Stored dataset items:
# # # # # # #

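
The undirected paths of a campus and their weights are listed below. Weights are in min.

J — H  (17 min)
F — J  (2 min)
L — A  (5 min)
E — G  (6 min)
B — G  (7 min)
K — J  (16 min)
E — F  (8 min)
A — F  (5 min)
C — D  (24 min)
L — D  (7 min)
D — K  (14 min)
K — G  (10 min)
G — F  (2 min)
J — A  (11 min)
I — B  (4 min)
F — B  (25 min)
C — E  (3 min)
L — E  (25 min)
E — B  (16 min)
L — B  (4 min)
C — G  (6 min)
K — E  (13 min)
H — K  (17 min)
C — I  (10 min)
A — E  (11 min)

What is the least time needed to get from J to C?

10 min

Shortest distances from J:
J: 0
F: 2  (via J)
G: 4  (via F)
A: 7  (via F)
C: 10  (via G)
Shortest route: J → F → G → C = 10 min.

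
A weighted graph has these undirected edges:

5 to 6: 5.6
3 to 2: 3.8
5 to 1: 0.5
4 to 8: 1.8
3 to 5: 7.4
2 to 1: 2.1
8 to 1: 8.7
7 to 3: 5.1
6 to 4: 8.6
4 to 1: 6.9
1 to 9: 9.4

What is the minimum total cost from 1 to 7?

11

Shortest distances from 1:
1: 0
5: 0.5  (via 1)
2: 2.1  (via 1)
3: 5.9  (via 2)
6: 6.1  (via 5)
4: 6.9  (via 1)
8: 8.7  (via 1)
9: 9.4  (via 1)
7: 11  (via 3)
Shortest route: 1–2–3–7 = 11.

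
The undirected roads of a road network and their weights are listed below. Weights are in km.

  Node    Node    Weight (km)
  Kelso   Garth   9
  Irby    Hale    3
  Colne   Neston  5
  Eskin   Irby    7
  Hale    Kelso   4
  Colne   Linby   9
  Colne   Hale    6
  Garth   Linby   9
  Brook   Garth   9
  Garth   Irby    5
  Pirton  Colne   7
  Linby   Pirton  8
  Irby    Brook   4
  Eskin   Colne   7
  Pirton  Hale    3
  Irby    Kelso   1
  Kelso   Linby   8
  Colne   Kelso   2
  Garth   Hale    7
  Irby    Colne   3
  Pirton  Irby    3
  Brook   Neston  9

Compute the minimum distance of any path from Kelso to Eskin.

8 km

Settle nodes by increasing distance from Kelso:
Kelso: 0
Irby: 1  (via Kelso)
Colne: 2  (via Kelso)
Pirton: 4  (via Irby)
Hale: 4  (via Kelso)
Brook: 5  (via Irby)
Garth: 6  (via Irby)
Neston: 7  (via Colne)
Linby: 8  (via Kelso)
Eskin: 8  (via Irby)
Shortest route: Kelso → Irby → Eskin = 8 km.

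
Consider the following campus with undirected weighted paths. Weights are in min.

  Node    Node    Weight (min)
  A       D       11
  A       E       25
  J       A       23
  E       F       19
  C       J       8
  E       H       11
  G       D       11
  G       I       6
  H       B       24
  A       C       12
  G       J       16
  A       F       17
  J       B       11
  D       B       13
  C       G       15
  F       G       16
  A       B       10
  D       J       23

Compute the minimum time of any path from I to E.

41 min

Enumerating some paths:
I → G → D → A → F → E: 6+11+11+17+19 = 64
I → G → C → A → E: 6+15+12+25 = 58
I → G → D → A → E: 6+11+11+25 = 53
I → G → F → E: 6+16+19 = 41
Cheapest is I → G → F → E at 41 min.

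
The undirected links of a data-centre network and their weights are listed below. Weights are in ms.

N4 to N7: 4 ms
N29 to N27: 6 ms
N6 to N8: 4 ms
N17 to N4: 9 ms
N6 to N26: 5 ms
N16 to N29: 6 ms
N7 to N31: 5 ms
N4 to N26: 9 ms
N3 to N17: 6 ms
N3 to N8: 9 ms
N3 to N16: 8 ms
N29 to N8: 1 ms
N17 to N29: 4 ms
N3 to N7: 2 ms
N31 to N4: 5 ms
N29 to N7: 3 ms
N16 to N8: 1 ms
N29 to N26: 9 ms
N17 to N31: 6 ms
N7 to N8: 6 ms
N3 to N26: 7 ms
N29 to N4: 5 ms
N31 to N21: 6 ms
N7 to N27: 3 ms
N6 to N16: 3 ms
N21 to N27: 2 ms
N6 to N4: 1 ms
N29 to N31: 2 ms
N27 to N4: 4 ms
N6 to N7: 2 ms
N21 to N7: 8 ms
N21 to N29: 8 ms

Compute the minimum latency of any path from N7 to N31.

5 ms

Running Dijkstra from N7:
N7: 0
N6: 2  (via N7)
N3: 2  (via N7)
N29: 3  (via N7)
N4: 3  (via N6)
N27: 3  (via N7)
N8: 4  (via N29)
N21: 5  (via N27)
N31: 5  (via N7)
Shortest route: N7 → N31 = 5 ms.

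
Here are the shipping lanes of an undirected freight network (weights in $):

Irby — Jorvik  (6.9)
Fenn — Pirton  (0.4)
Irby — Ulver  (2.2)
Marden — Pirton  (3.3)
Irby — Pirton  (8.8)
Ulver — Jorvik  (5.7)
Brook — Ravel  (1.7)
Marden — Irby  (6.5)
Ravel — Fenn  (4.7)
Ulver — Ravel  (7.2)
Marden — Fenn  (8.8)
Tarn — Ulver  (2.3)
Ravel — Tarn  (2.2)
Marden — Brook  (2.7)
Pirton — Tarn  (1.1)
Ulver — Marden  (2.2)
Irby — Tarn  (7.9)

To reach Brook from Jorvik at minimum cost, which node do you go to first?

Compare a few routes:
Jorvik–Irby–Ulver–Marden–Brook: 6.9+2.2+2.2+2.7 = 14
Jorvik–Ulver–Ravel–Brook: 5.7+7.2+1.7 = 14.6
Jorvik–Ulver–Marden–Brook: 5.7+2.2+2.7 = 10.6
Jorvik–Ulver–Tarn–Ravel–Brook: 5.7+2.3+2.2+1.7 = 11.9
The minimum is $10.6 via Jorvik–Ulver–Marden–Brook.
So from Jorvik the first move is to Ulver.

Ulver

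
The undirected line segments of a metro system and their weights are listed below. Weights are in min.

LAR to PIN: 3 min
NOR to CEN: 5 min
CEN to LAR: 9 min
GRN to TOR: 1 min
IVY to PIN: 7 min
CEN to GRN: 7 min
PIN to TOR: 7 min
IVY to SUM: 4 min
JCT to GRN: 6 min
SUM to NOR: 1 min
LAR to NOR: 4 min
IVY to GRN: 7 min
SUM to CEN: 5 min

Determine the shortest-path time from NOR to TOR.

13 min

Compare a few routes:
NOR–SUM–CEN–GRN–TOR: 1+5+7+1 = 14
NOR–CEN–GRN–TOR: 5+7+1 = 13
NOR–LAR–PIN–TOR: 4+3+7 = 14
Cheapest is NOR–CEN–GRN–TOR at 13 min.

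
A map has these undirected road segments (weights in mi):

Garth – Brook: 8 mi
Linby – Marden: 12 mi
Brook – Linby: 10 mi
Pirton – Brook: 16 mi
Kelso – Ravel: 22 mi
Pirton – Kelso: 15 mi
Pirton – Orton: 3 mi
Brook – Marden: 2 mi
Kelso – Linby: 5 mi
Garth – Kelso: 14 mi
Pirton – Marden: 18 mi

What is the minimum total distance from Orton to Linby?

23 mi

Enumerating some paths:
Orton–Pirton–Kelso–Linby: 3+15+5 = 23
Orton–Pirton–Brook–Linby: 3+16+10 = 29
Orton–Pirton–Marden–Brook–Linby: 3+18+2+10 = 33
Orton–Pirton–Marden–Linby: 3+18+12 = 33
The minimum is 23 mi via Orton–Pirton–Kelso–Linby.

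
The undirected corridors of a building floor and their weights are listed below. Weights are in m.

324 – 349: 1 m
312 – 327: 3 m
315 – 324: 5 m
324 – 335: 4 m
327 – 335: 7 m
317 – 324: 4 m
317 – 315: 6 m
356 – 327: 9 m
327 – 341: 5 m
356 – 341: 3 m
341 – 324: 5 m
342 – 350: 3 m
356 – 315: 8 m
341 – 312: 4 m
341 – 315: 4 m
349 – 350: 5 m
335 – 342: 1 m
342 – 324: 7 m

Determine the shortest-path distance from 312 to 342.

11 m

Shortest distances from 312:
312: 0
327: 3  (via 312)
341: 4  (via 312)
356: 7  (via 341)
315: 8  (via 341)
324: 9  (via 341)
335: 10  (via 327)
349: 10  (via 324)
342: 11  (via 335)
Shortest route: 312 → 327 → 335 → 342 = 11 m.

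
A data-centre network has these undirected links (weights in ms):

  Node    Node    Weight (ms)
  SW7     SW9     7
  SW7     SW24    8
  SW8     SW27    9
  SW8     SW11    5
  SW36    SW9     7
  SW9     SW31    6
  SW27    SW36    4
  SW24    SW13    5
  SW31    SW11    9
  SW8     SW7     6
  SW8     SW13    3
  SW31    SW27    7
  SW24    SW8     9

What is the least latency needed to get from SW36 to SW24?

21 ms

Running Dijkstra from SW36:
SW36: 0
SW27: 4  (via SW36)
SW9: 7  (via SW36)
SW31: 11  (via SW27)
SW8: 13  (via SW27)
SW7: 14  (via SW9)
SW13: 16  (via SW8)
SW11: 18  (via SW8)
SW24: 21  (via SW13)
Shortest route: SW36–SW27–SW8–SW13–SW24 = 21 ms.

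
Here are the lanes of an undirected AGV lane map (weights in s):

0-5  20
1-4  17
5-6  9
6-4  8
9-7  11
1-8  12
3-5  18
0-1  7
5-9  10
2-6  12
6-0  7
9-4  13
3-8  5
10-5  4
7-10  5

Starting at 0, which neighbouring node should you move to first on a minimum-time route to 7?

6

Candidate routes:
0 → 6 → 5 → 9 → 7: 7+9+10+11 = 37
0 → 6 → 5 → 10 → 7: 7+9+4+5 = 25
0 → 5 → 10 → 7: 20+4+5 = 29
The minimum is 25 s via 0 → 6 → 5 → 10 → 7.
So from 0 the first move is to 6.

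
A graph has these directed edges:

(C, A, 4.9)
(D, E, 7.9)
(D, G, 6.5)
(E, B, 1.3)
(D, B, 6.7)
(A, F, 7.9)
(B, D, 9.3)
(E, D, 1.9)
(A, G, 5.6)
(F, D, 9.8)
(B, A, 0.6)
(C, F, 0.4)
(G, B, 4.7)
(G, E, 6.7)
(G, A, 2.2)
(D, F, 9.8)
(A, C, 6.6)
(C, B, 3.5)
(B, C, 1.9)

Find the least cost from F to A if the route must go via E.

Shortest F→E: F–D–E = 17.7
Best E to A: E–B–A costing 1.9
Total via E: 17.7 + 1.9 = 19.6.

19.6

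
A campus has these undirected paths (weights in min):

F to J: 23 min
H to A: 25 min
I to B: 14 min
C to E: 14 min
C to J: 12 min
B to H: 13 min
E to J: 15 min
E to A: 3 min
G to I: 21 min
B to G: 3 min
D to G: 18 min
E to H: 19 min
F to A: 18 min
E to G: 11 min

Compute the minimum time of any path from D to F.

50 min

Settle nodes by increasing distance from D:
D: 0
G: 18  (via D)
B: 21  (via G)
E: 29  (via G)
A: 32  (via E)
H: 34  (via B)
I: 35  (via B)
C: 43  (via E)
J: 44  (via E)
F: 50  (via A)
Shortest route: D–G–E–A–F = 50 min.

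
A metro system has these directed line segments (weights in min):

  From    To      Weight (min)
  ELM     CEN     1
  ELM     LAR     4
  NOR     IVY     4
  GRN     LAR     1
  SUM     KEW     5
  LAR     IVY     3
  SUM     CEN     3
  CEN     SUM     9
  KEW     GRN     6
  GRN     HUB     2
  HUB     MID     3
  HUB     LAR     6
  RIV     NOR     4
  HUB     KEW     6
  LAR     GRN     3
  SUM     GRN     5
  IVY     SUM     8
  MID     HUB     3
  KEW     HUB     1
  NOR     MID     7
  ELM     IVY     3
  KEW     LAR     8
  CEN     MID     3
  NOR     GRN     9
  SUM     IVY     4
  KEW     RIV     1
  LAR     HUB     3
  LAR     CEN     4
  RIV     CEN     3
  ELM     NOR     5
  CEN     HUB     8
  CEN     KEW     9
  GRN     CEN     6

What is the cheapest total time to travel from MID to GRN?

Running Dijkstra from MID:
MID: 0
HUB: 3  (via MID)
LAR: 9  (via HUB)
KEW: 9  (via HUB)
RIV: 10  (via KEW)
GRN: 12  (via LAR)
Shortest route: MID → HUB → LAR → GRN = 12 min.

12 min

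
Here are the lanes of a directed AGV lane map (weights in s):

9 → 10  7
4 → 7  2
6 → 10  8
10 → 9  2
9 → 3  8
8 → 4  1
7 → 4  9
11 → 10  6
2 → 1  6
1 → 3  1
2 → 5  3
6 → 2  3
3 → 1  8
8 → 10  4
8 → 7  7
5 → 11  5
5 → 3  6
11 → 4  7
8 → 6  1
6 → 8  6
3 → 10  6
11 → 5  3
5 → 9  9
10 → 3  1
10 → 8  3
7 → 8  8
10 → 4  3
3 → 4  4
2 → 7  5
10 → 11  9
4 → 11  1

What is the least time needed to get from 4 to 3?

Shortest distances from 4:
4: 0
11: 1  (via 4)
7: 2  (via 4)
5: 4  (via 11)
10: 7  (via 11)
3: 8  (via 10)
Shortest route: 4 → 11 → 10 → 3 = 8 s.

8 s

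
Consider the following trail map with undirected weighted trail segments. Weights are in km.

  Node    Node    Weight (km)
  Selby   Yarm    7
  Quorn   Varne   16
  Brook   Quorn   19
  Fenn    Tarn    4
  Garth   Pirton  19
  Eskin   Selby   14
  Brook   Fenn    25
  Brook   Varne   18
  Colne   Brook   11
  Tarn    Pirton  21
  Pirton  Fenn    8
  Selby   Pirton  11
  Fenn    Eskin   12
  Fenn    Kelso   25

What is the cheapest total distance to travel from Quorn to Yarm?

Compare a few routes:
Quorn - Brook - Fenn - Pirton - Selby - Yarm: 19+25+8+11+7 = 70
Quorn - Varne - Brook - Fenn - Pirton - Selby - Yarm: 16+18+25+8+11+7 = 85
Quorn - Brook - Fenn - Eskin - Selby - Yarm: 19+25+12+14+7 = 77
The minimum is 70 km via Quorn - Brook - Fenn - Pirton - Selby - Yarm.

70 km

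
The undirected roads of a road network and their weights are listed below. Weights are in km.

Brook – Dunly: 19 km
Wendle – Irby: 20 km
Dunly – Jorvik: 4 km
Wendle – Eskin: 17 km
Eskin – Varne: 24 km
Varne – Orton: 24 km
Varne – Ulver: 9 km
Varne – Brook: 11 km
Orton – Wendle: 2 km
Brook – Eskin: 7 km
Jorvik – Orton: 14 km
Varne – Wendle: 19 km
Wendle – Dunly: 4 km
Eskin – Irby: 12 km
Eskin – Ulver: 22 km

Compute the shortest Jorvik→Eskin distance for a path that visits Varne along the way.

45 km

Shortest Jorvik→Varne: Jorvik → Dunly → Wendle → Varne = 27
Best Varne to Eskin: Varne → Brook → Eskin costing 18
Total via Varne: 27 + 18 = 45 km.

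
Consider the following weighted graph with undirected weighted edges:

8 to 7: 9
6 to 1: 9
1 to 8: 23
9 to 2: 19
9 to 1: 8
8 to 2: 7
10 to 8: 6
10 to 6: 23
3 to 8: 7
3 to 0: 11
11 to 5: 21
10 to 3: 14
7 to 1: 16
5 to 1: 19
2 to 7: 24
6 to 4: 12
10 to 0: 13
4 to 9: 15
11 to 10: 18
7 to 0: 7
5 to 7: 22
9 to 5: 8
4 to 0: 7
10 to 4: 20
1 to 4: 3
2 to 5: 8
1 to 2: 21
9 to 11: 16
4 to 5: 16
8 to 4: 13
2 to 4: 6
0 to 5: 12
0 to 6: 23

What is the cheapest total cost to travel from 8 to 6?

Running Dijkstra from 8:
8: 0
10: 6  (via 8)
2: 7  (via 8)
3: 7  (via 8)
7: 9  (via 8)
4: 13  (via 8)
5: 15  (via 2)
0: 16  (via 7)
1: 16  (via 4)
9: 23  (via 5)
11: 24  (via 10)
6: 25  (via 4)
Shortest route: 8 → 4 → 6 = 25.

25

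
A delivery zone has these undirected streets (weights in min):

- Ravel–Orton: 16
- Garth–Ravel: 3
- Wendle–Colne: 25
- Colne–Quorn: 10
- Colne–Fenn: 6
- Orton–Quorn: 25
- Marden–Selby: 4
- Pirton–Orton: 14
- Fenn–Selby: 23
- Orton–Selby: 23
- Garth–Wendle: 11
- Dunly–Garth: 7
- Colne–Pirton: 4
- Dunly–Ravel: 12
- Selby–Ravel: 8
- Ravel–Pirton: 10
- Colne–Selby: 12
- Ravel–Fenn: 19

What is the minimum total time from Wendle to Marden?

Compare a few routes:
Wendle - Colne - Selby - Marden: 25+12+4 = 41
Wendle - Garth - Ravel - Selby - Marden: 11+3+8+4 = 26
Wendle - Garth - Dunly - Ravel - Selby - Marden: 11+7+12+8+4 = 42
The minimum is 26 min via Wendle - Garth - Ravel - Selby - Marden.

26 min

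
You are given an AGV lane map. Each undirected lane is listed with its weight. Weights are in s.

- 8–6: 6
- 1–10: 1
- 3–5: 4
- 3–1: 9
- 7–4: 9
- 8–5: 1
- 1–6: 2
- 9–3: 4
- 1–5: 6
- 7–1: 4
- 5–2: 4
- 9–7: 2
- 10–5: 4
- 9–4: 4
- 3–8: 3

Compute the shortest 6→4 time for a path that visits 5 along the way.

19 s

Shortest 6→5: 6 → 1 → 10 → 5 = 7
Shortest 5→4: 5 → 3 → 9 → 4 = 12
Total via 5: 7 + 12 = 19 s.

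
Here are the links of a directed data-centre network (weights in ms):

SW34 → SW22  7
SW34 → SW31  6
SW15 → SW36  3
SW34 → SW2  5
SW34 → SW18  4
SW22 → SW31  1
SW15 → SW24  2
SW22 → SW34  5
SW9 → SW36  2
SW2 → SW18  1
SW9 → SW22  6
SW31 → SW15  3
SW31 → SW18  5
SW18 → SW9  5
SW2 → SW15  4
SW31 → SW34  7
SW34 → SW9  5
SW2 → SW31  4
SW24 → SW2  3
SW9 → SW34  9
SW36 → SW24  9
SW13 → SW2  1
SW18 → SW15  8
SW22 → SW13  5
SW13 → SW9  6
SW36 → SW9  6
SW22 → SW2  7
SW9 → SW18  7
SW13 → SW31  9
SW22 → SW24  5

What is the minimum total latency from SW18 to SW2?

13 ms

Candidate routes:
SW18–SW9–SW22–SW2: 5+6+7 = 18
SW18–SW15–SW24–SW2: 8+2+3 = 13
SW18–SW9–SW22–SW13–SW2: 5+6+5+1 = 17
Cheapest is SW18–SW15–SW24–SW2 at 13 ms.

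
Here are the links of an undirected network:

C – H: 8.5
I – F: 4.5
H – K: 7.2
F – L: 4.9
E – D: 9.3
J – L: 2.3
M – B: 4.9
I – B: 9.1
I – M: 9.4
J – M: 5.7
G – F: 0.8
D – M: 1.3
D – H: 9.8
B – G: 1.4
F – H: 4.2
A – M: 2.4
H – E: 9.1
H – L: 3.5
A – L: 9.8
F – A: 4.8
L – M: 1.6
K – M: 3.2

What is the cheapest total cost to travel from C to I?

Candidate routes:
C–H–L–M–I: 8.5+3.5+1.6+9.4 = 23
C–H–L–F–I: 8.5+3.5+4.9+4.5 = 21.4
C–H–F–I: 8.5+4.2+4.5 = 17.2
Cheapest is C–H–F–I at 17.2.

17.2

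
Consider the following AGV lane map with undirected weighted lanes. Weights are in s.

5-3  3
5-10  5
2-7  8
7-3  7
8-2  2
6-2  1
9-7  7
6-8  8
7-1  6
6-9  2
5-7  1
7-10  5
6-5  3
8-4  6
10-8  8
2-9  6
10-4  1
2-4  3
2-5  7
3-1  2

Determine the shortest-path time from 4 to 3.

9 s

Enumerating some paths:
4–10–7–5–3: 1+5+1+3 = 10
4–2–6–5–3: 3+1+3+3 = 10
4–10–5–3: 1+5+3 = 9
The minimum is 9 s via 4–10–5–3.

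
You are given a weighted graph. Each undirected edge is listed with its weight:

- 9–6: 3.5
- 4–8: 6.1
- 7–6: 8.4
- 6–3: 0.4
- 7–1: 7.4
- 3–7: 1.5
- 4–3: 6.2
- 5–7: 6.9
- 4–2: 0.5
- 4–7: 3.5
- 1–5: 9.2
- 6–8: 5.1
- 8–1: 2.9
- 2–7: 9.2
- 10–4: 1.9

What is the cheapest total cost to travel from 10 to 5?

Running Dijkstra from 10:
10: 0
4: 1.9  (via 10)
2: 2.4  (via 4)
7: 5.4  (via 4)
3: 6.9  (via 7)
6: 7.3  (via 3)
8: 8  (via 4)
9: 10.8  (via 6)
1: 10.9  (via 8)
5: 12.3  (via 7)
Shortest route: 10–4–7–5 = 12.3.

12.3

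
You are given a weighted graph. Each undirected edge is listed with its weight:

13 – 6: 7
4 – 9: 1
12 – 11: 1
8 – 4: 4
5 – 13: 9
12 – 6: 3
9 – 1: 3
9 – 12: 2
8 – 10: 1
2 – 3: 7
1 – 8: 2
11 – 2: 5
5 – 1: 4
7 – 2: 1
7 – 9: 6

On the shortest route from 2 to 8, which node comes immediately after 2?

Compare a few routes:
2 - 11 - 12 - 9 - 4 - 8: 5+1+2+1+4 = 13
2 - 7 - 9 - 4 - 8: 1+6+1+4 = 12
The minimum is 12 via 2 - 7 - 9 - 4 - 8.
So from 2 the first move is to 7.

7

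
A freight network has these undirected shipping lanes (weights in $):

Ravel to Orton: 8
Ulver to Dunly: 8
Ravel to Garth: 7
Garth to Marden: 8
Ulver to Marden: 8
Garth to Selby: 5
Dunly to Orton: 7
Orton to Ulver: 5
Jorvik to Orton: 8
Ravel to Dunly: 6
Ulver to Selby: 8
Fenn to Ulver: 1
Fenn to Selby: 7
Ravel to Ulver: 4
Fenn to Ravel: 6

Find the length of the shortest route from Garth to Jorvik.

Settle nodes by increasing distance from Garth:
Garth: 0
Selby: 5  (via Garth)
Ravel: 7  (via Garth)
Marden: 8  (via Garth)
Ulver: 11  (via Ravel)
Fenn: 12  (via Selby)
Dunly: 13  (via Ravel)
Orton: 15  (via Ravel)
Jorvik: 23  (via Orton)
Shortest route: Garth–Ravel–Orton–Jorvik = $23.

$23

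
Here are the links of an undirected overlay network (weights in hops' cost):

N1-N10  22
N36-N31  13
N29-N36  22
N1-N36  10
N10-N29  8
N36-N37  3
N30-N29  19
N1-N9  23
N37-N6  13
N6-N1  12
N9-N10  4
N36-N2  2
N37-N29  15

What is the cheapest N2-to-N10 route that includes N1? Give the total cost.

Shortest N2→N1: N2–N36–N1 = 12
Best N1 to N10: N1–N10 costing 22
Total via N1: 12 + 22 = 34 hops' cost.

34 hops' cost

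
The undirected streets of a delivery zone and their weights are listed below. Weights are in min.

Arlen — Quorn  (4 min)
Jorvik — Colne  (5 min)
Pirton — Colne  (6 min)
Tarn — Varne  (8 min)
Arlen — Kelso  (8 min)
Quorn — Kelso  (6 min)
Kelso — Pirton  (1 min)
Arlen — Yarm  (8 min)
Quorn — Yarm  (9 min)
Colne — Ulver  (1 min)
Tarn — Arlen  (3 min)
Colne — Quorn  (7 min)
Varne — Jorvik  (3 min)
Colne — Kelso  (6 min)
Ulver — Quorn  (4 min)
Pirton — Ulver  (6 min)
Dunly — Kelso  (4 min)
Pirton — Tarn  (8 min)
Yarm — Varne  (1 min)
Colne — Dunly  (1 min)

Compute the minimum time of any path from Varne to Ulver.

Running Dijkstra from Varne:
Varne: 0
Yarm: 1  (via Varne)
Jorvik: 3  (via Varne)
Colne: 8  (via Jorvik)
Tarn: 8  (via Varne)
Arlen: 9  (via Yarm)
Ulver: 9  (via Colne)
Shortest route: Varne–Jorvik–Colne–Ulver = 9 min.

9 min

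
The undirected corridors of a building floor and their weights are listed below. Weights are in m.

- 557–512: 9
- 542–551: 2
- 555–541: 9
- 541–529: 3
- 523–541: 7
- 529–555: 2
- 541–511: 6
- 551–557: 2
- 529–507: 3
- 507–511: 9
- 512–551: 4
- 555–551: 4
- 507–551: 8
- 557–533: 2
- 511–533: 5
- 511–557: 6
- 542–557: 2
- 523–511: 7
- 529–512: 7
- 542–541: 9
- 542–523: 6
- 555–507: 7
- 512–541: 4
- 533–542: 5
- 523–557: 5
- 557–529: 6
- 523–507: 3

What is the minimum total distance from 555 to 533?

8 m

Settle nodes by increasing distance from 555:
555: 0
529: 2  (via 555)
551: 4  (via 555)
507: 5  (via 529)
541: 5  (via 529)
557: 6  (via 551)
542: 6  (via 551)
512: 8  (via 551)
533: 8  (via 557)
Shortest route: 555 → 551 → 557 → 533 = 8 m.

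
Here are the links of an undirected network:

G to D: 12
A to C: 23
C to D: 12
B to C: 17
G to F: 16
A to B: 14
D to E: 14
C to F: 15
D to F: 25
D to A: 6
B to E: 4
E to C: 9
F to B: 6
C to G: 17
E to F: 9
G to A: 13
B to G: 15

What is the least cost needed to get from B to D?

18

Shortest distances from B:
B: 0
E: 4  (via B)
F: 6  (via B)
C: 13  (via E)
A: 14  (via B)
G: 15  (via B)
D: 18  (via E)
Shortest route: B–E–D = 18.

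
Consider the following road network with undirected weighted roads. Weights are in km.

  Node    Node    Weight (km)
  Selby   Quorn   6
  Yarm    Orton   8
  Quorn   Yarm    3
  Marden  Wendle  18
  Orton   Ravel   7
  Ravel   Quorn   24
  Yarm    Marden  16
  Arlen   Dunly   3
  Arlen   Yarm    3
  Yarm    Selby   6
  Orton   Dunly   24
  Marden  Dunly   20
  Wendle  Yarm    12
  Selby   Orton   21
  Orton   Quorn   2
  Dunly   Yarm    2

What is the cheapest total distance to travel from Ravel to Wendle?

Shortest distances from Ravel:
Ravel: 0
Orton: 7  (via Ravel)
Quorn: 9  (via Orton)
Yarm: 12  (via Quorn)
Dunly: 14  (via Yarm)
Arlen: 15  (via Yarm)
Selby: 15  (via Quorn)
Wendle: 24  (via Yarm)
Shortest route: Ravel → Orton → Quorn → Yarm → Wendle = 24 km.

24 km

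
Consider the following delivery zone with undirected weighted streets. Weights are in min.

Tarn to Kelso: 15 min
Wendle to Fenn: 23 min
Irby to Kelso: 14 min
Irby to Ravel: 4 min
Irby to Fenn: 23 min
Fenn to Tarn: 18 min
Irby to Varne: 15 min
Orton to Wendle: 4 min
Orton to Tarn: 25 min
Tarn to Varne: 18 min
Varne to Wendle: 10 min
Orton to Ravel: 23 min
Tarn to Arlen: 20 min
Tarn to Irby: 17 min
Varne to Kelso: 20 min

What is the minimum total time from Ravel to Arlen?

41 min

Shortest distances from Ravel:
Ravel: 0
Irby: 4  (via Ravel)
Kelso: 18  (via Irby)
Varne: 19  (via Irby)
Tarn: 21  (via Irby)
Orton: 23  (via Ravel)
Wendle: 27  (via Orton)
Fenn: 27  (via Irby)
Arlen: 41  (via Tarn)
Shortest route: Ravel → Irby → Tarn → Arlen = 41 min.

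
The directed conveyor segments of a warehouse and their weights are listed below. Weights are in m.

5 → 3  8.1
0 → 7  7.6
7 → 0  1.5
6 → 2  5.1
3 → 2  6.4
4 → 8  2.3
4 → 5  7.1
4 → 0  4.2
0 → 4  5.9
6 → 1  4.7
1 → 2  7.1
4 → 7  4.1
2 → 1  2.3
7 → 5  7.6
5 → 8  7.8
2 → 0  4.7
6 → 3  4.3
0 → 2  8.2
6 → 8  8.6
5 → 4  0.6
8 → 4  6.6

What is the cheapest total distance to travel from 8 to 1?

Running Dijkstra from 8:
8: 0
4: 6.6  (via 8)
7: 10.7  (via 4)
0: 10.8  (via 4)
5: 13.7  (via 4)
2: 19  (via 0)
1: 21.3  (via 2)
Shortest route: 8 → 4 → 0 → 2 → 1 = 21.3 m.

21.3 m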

# # # # # # #

GOAL OF THE EXERCISE: Copy out every line above where "delivery" is present.

REPLY TO THE EXERCISE:
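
A delivery zone has these undirected streets (weights in min):
The undirected streets of a delivery zone and their weights are listed below. Weights are in min.
Consider the following delivery zone with undirected weighted streets. Weights are in min.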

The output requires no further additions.